__Task to complete__: The required output is every line from the beginning of the entries below through the line that includes "Answer: -4092439/843738 ≈ -4.8504", copied exactly.
--- Given information Enclosed Below ---
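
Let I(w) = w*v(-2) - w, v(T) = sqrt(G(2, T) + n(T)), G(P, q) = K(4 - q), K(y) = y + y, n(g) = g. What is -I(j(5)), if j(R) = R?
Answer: 5 - 5*sqrt(10) ≈ -10.811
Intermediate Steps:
K(y) = 2*y
G(P, q) = 8 - 2*q (G(P, q) = 2*(4 - q) = 8 - 2*q)
v(T) = sqrt(8 - T) (v(T) = sqrt((8 - 2*T) + T) = sqrt(8 - T))
I(w) = -w + w*sqrt(10) (I(w) = w*sqrt(8 - 1*(-2)) - w = w*sqrt(8 + 2) - w = w*sqrt(10) - w = -w + w*sqrt(10))
-I(j(5)) = -5*(-1 + sqrt(10)) = -(-5 + 5*sqrt(10)) = 5 - 5*sqrt(10)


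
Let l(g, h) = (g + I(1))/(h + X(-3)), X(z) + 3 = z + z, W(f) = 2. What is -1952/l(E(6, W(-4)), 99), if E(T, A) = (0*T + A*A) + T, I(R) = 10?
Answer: -8784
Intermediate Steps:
E(T, A) = T + A**2 (E(T, A) = (0 + A**2) + T = A**2 + T = T + A**2)
X(z) = -3 + 2*z (X(z) = -3 + (z + z) = -3 + 2*z)
l(g, h) = (10 + g)/(-9 + h) (l(g, h) = (g + 10)/(h + (-3 + 2*(-3))) = (10 + g)/(h + (-3 - 6)) = (10 + g)/(h - 9) = (10 + g)/(-9 + h))
-1952/l(E(6, W(-4)), 99) = -1952*(-9 + 99)/(10 + (6 + 2**2)) = -1952*90/(10 + (6 + 4)) = -1952*90/(10 + 10) = -1952/((1/90)*20) = -1952/2/9 = -1952*9/2 = -8784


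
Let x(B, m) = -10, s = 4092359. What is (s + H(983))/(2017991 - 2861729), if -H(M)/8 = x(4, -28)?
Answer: -4092439/843738 ≈ -4.8504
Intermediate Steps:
H(M) = 80 (H(M) = -8*(-10) = 80)
(s + H(983))/(2017991 - 2861729) = (4092359 + 80)/(2017991 - 2861729) = 4092439/(-843738) = 4092439*(-1/843738) = -4092439/843738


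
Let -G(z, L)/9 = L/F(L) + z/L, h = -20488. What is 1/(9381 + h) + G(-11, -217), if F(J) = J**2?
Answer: -999847/2410219 ≈ -0.41484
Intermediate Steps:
G(z, L) = -9/L - 9*z/L (G(z, L) = -9*(L/(L**2) + z/L) = -9*(L/L**2 + z/L) = -9*(1/L + z/L) = -9/L - 9*z/L)
1/(9381 + h) + G(-11, -217) = 1/(9381 - 20488) + 9*(-1 - 1*(-11))/(-217) = 1/(-11107) + 9*(-1/217)*(-1 + 11) = -1/11107 + 9*(-1/217)*10 = -1/11107 - 90/217 = -999847/2410219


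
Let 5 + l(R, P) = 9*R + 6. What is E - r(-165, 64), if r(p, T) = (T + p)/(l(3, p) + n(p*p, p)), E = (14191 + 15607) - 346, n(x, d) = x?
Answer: 802655457/27253 ≈ 29452.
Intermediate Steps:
l(R, P) = 1 + 9*R (l(R, P) = -5 + (9*R + 6) = -5 + (6 + 9*R) = 1 + 9*R)
E = 29452 (E = 29798 - 346 = 29452)
r(p, T) = (T + p)/(28 + p²) (r(p, T) = (T + p)/((1 + 9*3) + p*p) = (T + p)/((1 + 27) + p²) = (T + p)/(28 + p²))
E - r(-165, 64) = 29452 - (64 - 165)/(28 + (-165)²) = 29452 - (-101)/(28 + 27225) = 29452 - (-101)/27253 = 29452 - 1*(-101/27253) = 29452 + 101/27253 = 802655457/27253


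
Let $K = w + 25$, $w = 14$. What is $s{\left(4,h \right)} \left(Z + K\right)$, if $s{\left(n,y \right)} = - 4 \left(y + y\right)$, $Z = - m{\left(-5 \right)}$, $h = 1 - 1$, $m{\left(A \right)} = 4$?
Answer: $0$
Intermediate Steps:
$h = 0$
$Z = -4$ ($Z = \left(-1\right) 4 = -4$)
$s{\left(n,y \right)} = - 8 y$ ($s{\left(n,y \right)} = - 4 \cdot 2 y = - 8 y$)
$K = 39$ ($K = 14 + 25 = 39$)
$s{\left(4,h \right)} \left(Z + K\right) = \left(-8\right) 0 \left(-4 + 39\right) = 0 \cdot 35 = 0$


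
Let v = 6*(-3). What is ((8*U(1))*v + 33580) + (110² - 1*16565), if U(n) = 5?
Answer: 28395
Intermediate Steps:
v = -18
((8*U(1))*v + 33580) + (110² - 1*16565) = ((8*5)*(-18) + 33580) + (110² - 1*16565) = (40*(-18) + 33580) + (12100 - 16565) = (-720 + 33580) - 4465 = 32860 - 4465 = 28395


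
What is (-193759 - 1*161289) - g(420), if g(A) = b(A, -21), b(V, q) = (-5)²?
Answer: -355073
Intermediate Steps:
b(V, q) = 25
g(A) = 25
(-193759 - 1*161289) - g(420) = (-193759 - 1*161289) - 1*25 = (-193759 - 161289) - 25 = -355048 - 25 = -355073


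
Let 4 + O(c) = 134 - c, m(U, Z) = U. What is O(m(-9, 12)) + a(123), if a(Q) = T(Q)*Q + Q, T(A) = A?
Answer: 15391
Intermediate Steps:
O(c) = 130 - c (O(c) = -4 + (134 - c) = 130 - c)
a(Q) = Q + Q**2 (a(Q) = Q*Q + Q = Q**2 + Q = Q + Q**2)
O(m(-9, 12)) + a(123) = (130 - 1*(-9)) + 123*(1 + 123) = (130 + 9) + 123*124 = 139 + 15252 = 15391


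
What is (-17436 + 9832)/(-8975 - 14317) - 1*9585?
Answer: -55811554/5823 ≈ -9584.7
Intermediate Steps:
(-17436 + 9832)/(-8975 - 14317) - 1*9585 = -7604/(-23292) - 9585 = -7604*(-1/23292) - 9585 = 1901/5823 - 9585 = -55811554/5823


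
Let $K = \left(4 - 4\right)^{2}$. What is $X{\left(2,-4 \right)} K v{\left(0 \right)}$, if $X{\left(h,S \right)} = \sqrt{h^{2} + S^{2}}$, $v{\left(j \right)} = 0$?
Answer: $0$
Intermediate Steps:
$X{\left(h,S \right)} = \sqrt{S^{2} + h^{2}}$
$K = 0$ ($K = 0^{2} = 0$)
$X{\left(2,-4 \right)} K v{\left(0 \right)} = \sqrt{\left(-4\right)^{2} + 2^{2}} \cdot 0 \cdot 0 = \sqrt{16 + 4} \cdot 0 \cdot 0 = \sqrt{20} \cdot 0 \cdot 0 = 2 \sqrt{5} \cdot 0 \cdot 0 = 0 \cdot 0 = 0$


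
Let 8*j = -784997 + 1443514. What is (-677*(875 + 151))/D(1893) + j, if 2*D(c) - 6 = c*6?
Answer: 622689463/7576 ≈ 82192.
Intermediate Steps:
j = 658517/8 (j = (-784997 + 1443514)/8 = (1/8)*658517 = 658517/8 ≈ 82315.)
D(c) = 3 + 3*c (D(c) = 3 + (c*6)/2 = 3 + (6*c)/2 = 3 + 3*c)
(-677*(875 + 151))/D(1893) + j = (-677*(875 + 151))/(3 + 3*1893) + 658517/8 = (-677*1026)/(3 + 5679) + 658517/8 = -694602/5682 + 658517/8 = -694602*1/5682 + 658517/8 = -115767/947 + 658517/8 = 622689463/7576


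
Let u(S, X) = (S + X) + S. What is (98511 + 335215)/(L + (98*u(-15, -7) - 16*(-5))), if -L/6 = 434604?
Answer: -216863/1305585 ≈ -0.16610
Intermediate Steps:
u(S, X) = X + 2*S
L = -2607624 (L = -6*434604 = -2607624)
(98511 + 335215)/(L + (98*u(-15, -7) - 16*(-5))) = (98511 + 335215)/(-2607624 + (98*(-7 + 2*(-15)) - 16*(-5))) = 433726/(-2607624 + (98*(-7 - 30) + 80)) = 433726/(-2607624 + (98*(-37) + 80)) = 433726/(-2607624 + (-3626 + 80)) = 433726/(-2607624 - 3546) = 433726/(-2611170) = 433726*(-1/2611170) = -216863/1305585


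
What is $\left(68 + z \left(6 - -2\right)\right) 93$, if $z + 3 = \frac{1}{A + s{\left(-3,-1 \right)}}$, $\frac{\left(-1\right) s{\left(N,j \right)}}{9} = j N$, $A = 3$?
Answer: $4061$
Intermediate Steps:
$s{\left(N,j \right)} = - 9 N j$ ($s{\left(N,j \right)} = - 9 j N = - 9 N j$)
$z = - \frac{73}{24}$ ($z = -3 + \frac{1}{3 - \left(-27\right) \left(-1\right)} = -3 + \frac{1}{3 - 27} = -3 + \frac{1}{-24} = -3 - \frac{1}{24} = - \frac{73}{24} \approx -3.0417$)
$\left(68 + z \left(6 - -2\right)\right) 93 = \left(68 - \frac{73 \left(6 - -2\right)}{24}\right) 93 = \left(68 - \frac{73 \left(6 + 2\right)}{24}\right) 93 = \left(68 - \frac{73}{3}\right) 93 = \frac{131}{3} \cdot 93 = 4061$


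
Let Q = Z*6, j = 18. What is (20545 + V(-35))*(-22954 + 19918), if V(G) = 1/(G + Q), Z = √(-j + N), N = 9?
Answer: -96618180120/1549 + 54648*I/1549 ≈ -6.2375e+7 + 35.28*I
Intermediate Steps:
Z = 3*I (Z = √(-1*18 + 9) = √(-18 + 9) = √(-9) = 3*I ≈ 3.0*I)
Q = 18*I (Q = (3*I)*6 = 18*I ≈ 18.0*I)
V(G) = 1/(G + 18*I)
(20545 + V(-35))*(-22954 + 19918) = (20545 + 1/(-35 + 18*I))*(-22954 + 19918) = (20545 + (-35 - 18*I)/1549)*(-3036) = -62374620 - 3036*(-35 - 18*I)/1549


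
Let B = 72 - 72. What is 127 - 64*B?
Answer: 127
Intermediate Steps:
B = 0
127 - 64*B = 127 - 64*0 = 127 + 0 = 127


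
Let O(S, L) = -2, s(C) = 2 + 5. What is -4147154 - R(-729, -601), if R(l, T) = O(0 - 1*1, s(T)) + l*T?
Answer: -4585281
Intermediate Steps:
s(C) = 7
R(l, T) = -2 + T*l (R(l, T) = -2 + l*T = -2 + T*l)
-4147154 - R(-729, -601) = -4147154 - (-2 - 601*(-729)) = -4147154 - (-2 + 438129) = -4147154 - 1*438127 = -4147154 - 438127 = -4585281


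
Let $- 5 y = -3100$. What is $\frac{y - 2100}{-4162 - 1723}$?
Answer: $\frac{296}{1177} \approx 0.25149$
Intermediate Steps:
$y = 620$ ($y = \left(- \frac{1}{5}\right) \left(-3100\right) = 620$)
$\frac{y - 2100}{-4162 - 1723} = \frac{620 - 2100}{-4162 - 1723} = - \frac{1480}{-5885} = \left(-1480\right) \left(- \frac{1}{5885}\right) = \frac{296}{1177}$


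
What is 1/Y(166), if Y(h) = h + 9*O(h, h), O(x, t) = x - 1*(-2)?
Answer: 1/1678 ≈ 0.00059595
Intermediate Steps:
O(x, t) = 2 + x (O(x, t) = x + 2 = 2 + x)
Y(h) = 18 + 10*h (Y(h) = h + 9*(2 + h) = h + (18 + 9*h) = 18 + 10*h)
1/Y(166) = 1/(18 + 10*166) = 1/(18 + 1660) = 1/1678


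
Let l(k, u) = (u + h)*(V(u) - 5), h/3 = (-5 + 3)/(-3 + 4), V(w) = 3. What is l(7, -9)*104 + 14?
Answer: 3134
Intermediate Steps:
h = -6 (h = 3*((-5 + 3)/(-3 + 4)) = 3*(-2/1) = 3*(-2*1) = 3*(-2) = -6)
l(k, u) = 12 - 2*u (l(k, u) = (u - 6)*(3 - 5) = (-6 + u)*(-2) = 12 - 2*u)
l(7, -9)*104 + 14 = (12 - 2*(-9))*104 + 14 = (12 + 18)*104 + 14 = 30*104 + 14 = 3120 + 14 = 3134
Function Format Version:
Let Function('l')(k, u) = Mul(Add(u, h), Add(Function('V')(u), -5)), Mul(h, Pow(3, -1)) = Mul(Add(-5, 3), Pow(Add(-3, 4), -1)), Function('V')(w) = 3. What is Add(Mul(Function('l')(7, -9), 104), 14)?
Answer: 3134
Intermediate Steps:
h = -6 (h = Mul(3, Mul(Add(-5, 3), Pow(Add(-3, 4), -1))) = Mul(3, Mul(-2, Pow(1, -1))) = Mul(3, Mul(-2, 1)) = Mul(3, -2) = -6)
Function('l')(k, u) = Add(12, Mul(-2, u)) (Function('l')(k, u) = Mul(Add(u, -6), Add(3, -5)) = Mul(Add(-6, u), -2) = Add(12, Mul(-2, u)))
Add(Mul(Function('l')(7, -9), 104), 14) = Add(Mul(Add(12, Mul(-2, -9)), 104), 14) = Add(Mul(Add(12, 18), 104), 14) = Add(Mul(30, 104), 14) = Add(3120, 14) = 3134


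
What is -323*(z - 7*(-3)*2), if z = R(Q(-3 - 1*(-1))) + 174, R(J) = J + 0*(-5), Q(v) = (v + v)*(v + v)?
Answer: -74936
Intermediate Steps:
Q(v) = 4*v² (Q(v) = (2*v)*(2*v) = 4*v²)
R(J) = J (R(J) = J + 0 = J)
z = 190 (z = 4*(-3 - 1*(-1))² + 174 = 4*(-3 + 1)² + 174 = 4*(-2)² + 174 = 4*4 + 174 = 16 + 174 = 190)
-323*(z - 7*(-3)*2) = -323*(190 - 7*(-3)*2) = -323*(190 + 21*2) = -323*(190 + 42) = -323*232 = -74936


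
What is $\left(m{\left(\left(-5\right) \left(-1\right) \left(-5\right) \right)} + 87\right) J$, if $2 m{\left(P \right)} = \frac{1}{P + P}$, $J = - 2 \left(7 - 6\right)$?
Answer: $- \frac{8699}{50} \approx -173.98$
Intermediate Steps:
$J = -2$ ($J = \left(-2\right) 1 = -2$)
$m{\left(P \right)} = \frac{1}{4 P}$ ($m{\left(P \right)} = \frac{1}{2 \left(P + P\right)} = \frac{1}{2 \cdot 2 P} = \frac{\frac{1}{2} \frac{1}{P}}{2} = \frac{1}{4 P}$)
$\left(m{\left(\left(-5\right) \left(-1\right) \left(-5\right) \right)} + 87\right) J = \left(\frac{1}{4 \left(-5\right) \left(-1\right) \left(-5\right)} + 87\right) \left(-2\right) = \left(\frac{1}{4 \cdot 5 \left(-5\right)} + 87\right) \left(-2\right) = \left(\frac{1}{4 \left(-25\right)} + 87\right) \left(-2\right) = \left(\frac{1}{4} \left(- \frac{1}{25}\right) + 87\right) \left(-2\right) = \left(- \frac{1}{100} + 87\right) \left(-2\right) = \frac{8699}{100} \left(-2\right) = - \frac{8699}{50}$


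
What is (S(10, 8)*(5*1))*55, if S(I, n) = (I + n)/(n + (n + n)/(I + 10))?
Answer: 1125/2 ≈ 562.50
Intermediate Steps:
S(I, n) = (I + n)/(n + 2*n/(10 + I)) (S(I, n) = (I + n)/(n + (2*n)/(10 + I)) = (I + n)/(n + 2*n/(10 + I)))
(S(10, 8)*(5*1))*55 = (((10² + 10*10 + 10*8 + 10*8)/(8*(12 + 10)))*(5*1))*55 = (((⅛)*(100 + 100 + 80 + 80)/22)*5)*55 = (((⅛)*(1/22)*360)*5)*55 = ((45/22)*5)*55 = (225/22)*55 = 1125/2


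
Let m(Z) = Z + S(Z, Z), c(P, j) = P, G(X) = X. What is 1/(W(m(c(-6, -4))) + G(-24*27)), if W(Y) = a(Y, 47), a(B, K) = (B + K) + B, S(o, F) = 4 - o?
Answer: -1/593 ≈ -0.0016863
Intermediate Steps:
a(B, K) = K + 2*B
m(Z) = 4 (m(Z) = Z + (4 - Z) = 4)
W(Y) = 47 + 2*Y
1/(W(m(c(-6, -4))) + G(-24*27)) = 1/((47 + 2*4) - 24*27) = 1/((47 + 8) - 648) = 1/(55 - 648) = 1/(-593) = -1/593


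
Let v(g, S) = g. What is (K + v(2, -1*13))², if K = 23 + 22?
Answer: 2209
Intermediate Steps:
K = 45
(K + v(2, -1*13))² = (45 + 2)² = 47² = 2209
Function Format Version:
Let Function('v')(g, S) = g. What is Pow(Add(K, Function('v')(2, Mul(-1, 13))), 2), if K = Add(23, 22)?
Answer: 2209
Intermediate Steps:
K = 45
Pow(Add(K, Function('v')(2, Mul(-1, 13))), 2) = Pow(Add(45, 2), 2) = Pow(47, 2) = 2209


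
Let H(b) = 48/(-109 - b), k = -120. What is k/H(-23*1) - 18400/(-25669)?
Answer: 5537235/25669 ≈ 215.72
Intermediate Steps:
k/H(-23*1) - 18400/(-25669) = -120/((-48/(109 - 23*1))) - 18400/(-25669) = -120/((-48/(109 - 23))) - 18400*(-1/25669) = -120/((-48/86)) + 18400/25669 = -120/((-48*1/86)) + 18400/25669 = -120/(-24/43) + 18400/25669 = -120*(-43/24) + 18400/25669 = 215 + 18400/25669 = 5537235/25669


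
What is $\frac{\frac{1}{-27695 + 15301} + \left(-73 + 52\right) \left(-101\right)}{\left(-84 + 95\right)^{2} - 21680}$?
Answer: $- \frac{26287673}{267202246} \approx -0.098381$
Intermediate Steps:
$\frac{\frac{1}{-27695 + 15301} + \left(-73 + 52\right) \left(-101\right)}{\left(-84 + 95\right)^{2} - 21680} = \frac{\frac{1}{-12394} - -2121}{11^{2} - 21680} = \frac{- \frac{1}{12394} + 2121}{121 - 21680} = \frac{26287673}{12394 \left(-21559\right)} = \frac{26287673}{12394} \left(- \frac{1}{21559}\right) = - \frac{26287673}{267202246}$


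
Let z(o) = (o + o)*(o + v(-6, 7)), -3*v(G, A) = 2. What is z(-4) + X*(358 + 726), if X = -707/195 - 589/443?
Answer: -153595888/28795 ≈ -5334.1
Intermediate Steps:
X = -428056/86385 (X = -707*1/195 - 589*1/443 = -707/195 - 589/443 = -428056/86385 ≈ -4.9552)
v(G, A) = -2/3 (v(G, A) = -1/3*2 = -2/3)
z(o) = 2*o*(-2/3 + o) (z(o) = (o + o)*(o - 2/3) = (2*o)*(-2/3 + o) = 2*o*(-2/3 + o))
z(-4) + X*(358 + 726) = (2/3)*(-4)*(-2 + 3*(-4)) - 428056*(358 + 726)/86385 = (2/3)*(-4)*(-2 - 12) - 428056/86385*1084 = (2/3)*(-4)*(-14) - 464012704/86385 = 112/3 - 464012704/86385 = -153595888/28795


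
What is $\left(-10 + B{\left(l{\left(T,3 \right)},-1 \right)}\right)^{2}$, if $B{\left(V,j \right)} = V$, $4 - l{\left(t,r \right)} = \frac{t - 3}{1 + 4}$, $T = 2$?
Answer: $\frac{841}{25} \approx 33.64$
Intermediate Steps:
$l{\left(t,r \right)} = \frac{23}{5} - \frac{t}{5}$ ($l{\left(t,r \right)} = 4 - \frac{t - 3}{1 + 4} = 4 - \frac{-3 + t}{5} = 4 - \left(-3 + t\right) \frac{1}{5} = 4 - \left(- \frac{3}{5} + \frac{t}{5}\right) = \frac{23}{5} - \frac{t}{5}$)
$\left(-10 + B{\left(l{\left(T,3 \right)},-1 \right)}\right)^{2} = \left(-10 + \left(\frac{23}{5} - \frac{2}{5}\right)\right)^{2} = \left(-10 + \frac{21}{5}\right)^{2} = \left(- \frac{29}{5}\right)^{2} = \frac{841}{25}$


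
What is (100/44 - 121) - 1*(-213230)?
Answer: 2344224/11 ≈ 2.1311e+5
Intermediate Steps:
(100/44 - 121) - 1*(-213230) = ((1/44)*100 - 121) + 213230 = (25/11 - 121) + 213230 = -1306/11 + 213230 = 2344224/11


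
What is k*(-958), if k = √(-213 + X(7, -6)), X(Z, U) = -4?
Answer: -958*I*√217 ≈ -14112.0*I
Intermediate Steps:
k = I*√217 (k = √(-213 - 4) = √(-217) = I*√217 ≈ 14.731*I)
k*(-958) = (I*√217)*(-958) = -958*I*√217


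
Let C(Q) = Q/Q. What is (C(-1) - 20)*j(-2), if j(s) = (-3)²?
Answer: -171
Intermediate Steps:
C(Q) = 1
j(s) = 9
(C(-1) - 20)*j(-2) = (1 - 20)*9 = -19*9 = -171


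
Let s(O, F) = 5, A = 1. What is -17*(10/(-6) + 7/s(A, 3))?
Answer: 68/15 ≈ 4.5333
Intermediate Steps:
-17*(10/(-6) + 7/s(A, 3)) = -17*(10/(-6) + 7/5) = -17*(10*(-1/6) + 7*(1/5)) = -17*(-5/3 + 7/5) = -17*(-4/15) = 68/15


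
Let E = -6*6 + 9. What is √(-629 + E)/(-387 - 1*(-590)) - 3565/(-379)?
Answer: 3565/379 + 4*I*√41/203 ≈ 9.4063 + 0.12617*I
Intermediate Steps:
E = -27 (E = -36 + 9 = -27)
√(-629 + E)/(-387 - 1*(-590)) - 3565/(-379) = √(-629 - 27)/(-387 - 1*(-590)) - 3565/(-379) = √(-656)/(-387 + 590) - 3565*(-1/379) = (4*I*√41)/203 + 3565/379 = (4*I*√41)*(1/203) + 3565/379 = 4*I*√41/203 + 3565/379 = 3565/379 + 4*I*√41/203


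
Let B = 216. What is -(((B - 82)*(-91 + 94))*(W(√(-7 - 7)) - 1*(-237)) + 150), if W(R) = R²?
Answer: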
--- End of Enclosed Given information ---
__Task output__:
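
Let I(w) = w*v(-2) - w, v(T) = sqrt(G(2, T) + n(T)), G(P, q) = K(4 - q), K(y) = y + y, n(g) = g. What is -I(j(5)), if j(R) = R?
Answer: 5 - 5*sqrt(10) ≈ -10.811
Intermediate Steps:
K(y) = 2*y
G(P, q) = 8 - 2*q (G(P, q) = 2*(4 - q) = 8 - 2*q)
v(T) = sqrt(8 - T) (v(T) = sqrt((8 - 2*T) + T) = sqrt(8 - T))
I(w) = -w + w*sqrt(10) (I(w) = w*sqrt(8 - 1*(-2)) - w = w*sqrt(8 + 2) - w = w*sqrt(10) - w = -w + w*sqrt(10))
-I(j(5)) = -5*(-1 + sqrt(10)) = -(-5 + 5*sqrt(10)) = 5 - 5*sqrt(10)


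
Let l(g, h) = (g + I(1))/(h + X(-3)), X(z) + 3 = z + z, W(f) = 2. What is -1952/l(E(6, W(-4)), 99), if E(T, A) = (0*T + A*A) + T, I(R) = 10?
Answer: -8784
Intermediate Steps:
E(T, A) = T + A**2 (E(T, A) = (0 + A**2) + T = A**2 + T = T + A**2)
X(z) = -3 + 2*z (X(z) = -3 + (z + z) = -3 + 2*z)
l(g, h) = (10 + g)/(-9 + h) (l(g, h) = (g + 10)/(h + (-3 + 2*(-3))) = (10 + g)/(h + (-3 - 6)) = (10 + g)/(h - 9) = (10 + g)/(-9 + h))
-1952/l(E(6, W(-4)), 99) = -1952*(-9 + 99)/(10 + (6 + 2**2)) = -1952*90/(10 + (6 + 4)) = -1952*90/(10 + 10) = -1952/((1/90)*20) = -1952/2/9 = -1952*9/2 = -8784


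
Let x(B, m) = -10, s = 4092359. What is (s + H(983))/(2017991 - 2861729), if -H(M)/8 = x(4, -28)?
Answer: -4092439/843738 ≈ -4.8504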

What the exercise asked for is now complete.